Your goal ▸
Would you please return the lines of the entries below starting at the line that has "- Lumen over Forge" and ending at the line that has "- Harbor over Forge", both included, exactly as they are?

[Start of section]

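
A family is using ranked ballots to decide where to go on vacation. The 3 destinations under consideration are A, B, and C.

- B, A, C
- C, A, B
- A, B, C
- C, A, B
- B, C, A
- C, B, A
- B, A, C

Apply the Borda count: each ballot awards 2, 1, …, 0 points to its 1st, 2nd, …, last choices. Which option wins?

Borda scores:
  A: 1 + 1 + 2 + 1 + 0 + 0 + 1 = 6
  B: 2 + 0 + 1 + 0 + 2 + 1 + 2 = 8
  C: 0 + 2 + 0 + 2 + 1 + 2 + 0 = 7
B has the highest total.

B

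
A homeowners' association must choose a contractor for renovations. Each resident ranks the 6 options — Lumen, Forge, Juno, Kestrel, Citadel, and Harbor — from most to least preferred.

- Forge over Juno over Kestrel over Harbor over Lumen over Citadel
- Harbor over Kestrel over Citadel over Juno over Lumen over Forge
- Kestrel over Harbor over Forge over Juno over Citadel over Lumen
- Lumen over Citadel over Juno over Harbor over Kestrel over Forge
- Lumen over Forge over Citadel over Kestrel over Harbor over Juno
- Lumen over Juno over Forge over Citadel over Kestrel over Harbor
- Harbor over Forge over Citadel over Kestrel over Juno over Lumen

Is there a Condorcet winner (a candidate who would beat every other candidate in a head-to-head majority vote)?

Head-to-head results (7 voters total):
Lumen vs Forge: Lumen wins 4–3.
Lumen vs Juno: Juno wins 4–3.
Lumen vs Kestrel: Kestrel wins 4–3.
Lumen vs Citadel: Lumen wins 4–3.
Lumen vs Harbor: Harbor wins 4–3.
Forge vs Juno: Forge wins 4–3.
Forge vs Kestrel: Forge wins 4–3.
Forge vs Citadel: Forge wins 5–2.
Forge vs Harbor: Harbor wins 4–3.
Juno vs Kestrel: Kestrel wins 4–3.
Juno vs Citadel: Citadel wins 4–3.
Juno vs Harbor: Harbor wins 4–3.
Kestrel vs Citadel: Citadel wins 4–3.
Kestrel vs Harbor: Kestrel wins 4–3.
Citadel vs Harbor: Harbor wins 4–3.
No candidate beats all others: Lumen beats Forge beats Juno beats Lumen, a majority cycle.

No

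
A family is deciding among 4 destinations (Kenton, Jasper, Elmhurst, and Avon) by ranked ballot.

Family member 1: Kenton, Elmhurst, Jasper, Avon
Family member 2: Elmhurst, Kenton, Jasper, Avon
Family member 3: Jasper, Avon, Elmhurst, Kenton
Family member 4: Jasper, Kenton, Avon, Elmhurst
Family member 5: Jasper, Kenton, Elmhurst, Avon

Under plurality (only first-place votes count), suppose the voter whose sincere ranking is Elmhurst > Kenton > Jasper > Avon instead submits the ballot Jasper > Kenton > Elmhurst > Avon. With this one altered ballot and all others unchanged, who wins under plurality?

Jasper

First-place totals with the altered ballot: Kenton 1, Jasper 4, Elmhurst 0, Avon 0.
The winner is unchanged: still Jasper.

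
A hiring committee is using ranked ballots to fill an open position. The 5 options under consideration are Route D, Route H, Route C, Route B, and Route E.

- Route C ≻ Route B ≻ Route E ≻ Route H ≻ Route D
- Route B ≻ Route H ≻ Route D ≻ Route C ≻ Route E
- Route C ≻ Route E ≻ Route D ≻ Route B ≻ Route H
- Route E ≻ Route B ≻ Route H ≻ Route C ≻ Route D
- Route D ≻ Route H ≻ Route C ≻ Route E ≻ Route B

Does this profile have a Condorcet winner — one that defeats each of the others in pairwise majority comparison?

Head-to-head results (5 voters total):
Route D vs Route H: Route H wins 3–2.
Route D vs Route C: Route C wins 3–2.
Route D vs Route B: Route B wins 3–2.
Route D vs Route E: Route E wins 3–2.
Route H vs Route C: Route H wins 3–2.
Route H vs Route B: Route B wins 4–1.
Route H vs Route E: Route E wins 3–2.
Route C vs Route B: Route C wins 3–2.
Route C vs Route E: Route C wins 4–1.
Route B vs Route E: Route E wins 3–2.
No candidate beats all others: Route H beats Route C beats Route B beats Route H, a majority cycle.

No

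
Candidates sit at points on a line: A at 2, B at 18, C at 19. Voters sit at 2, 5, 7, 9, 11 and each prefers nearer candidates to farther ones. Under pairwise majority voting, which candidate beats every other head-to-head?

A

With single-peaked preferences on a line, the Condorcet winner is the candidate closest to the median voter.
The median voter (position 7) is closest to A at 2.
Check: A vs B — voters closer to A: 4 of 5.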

[End of section]

Response to the task ▸
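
- Lumen over Forge over Citadel over Kestrel over Harbor over Juno
- Lumen over Juno over Forge over Citadel over Kestrel over Harbor
- Harbor over Forge over Citadel over Kestrel over Juno over Lumen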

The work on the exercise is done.